- [Task instructions]: Reproduce the listing exactly, please, with every line intact.

- [Source records]:
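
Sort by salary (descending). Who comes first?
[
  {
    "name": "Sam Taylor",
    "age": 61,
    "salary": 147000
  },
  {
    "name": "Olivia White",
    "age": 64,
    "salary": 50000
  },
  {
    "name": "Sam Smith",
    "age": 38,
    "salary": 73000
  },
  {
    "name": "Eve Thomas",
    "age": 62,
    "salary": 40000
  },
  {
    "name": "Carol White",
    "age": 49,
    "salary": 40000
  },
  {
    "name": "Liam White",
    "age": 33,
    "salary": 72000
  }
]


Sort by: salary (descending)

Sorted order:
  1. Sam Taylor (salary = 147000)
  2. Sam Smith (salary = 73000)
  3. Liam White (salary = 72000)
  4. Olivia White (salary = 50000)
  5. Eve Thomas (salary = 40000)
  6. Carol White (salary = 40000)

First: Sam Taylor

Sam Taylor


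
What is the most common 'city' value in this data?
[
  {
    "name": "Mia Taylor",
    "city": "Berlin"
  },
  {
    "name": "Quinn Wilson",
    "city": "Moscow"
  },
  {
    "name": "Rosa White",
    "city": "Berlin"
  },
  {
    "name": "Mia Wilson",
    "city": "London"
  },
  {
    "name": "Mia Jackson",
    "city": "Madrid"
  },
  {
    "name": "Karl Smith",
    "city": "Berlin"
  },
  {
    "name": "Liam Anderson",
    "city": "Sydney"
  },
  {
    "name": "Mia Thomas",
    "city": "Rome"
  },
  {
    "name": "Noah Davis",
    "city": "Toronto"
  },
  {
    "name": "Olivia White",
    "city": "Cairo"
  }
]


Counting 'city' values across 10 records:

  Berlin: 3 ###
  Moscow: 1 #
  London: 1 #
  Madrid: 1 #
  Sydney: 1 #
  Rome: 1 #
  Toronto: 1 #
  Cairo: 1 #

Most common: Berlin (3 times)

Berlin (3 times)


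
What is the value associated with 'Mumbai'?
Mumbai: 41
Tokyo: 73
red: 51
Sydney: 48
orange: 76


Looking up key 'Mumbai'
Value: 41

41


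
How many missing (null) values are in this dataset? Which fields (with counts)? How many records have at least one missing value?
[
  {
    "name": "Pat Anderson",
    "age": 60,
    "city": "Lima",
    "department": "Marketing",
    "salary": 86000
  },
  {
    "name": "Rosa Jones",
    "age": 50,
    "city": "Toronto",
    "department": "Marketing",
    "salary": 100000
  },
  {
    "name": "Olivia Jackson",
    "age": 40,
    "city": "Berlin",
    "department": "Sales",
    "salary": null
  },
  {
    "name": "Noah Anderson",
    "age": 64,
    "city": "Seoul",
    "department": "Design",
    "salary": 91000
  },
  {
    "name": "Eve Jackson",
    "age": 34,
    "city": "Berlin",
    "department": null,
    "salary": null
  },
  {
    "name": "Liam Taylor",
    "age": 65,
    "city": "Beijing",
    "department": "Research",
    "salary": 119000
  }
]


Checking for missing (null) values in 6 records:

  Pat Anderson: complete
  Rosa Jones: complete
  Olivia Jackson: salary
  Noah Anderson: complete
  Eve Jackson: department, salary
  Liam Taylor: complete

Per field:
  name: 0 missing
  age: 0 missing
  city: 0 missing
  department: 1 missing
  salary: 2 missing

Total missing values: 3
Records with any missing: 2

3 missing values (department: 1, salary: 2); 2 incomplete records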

- [Exercise result]:
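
Sort by salary (descending). Who comes first?
[
  {
    "name": "Sam Taylor",
    "age": 61,
    "salary": 147000
  },
  {
    "name": "Olivia White",
    "age": 64,
    "salary": 50000
  },
  {
    "name": "Sam Smith",
    "age": 38,
    "salary": 73000
  },
  {
    "name": "Eve Thomas",
    "age": 62,
    "salary": 40000
  },
  {
    "name": "Carol White",
    "age": 49,
    "salary": 40000
  },
  {
    "name": "Liam White",
    "age": 33,
    "salary": 72000
  }
]


Sort by: salary (descending)

Sorted order:
  1. Sam Taylor (salary = 147000)
  2. Sam Smith (salary = 73000)
  3. Liam White (salary = 72000)
  4. Olivia White (salary = 50000)
  5. Eve Thomas (salary = 40000)
  6. Carol White (salary = 40000)

First: Sam Taylor

Sam Taylor


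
What is the most common 'city' value in this data?
[
  {
    "name": "Mia Taylor",
    "city": "Berlin"
  },
  {
    "name": "Quinn Wilson",
    "city": "Moscow"
  },
  {
    "name": "Rosa White",
    "city": "Berlin"
  },
  {
    "name": "Mia Wilson",
    "city": "London"
  },
  {
    "name": "Mia Jackson",
    "city": "Madrid"
  },
  {
    "name": "Karl Smith",
    "city": "Berlin"
  },
  {
    "name": "Liam Anderson",
    "city": "Sydney"
  },
  {
    "name": "Mia Thomas",
    "city": "Rome"
  },
  {
    "name": "Noah Davis",
    "city": "Toronto"
  },
  {
    "name": "Olivia White",
    "city": "Cairo"
  }
]


Counting 'city' values across 10 records:

  Berlin: 3 ###
  Moscow: 1 #
  London: 1 #
  Madrid: 1 #
  Sydney: 1 #
  Rome: 1 #
  Toronto: 1 #
  Cairo: 1 #

Most common: Berlin (3 times)

Berlin (3 times)


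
What is the value associated with 'Mumbai'?
Mumbai: 41
Tokyo: 73
red: 51
Sydney: 48
orange: 76


Looking up key 'Mumbai'
Value: 41

41


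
How many missing (null) values are in this dataset? Which fields (with counts)? How many records have at least one missing value?
[
  {
    "name": "Pat Anderson",
    "age": 60,
    "city": "Lima",
    "department": "Marketing",
    "salary": 86000
  },
  {
    "name": "Rosa Jones",
    "age": 50,
    "city": "Toronto",
    "department": "Marketing",
    "salary": 100000
  },
  {
    "name": "Olivia Jackson",
    "age": 40,
    "city": "Berlin",
    "department": "Sales",
    "salary": null
  },
  {
    "name": "Noah Anderson",
    "age": 64,
    "city": "Seoul",
    "department": "Design",
    "salary": 91000
  },
  {
    "name": "Eve Jackson",
    "age": 34,
    "city": "Berlin",
    "department": null,
    "salary": null
  },
  {
    "name": "Liam Taylor",
    "age": 65,
    "city": "Beijing",
    "department": "Research",
    "salary": 119000
  }
]


Checking for missing (null) values in 6 records:

  Pat Anderson: complete
  Rosa Jones: complete
  Olivia Jackson: salary
  Noah Anderson: complete
  Eve Jackson: department, salary
  Liam Taylor: complete

Per field:
  name: 0 missing
  age: 0 missing
  city: 0 missing
  department: 1 missing
  salary: 2 missing

Total missing values: 3
Records with any missing: 2

3 missing values (department: 1, salary: 2); 2 incomplete records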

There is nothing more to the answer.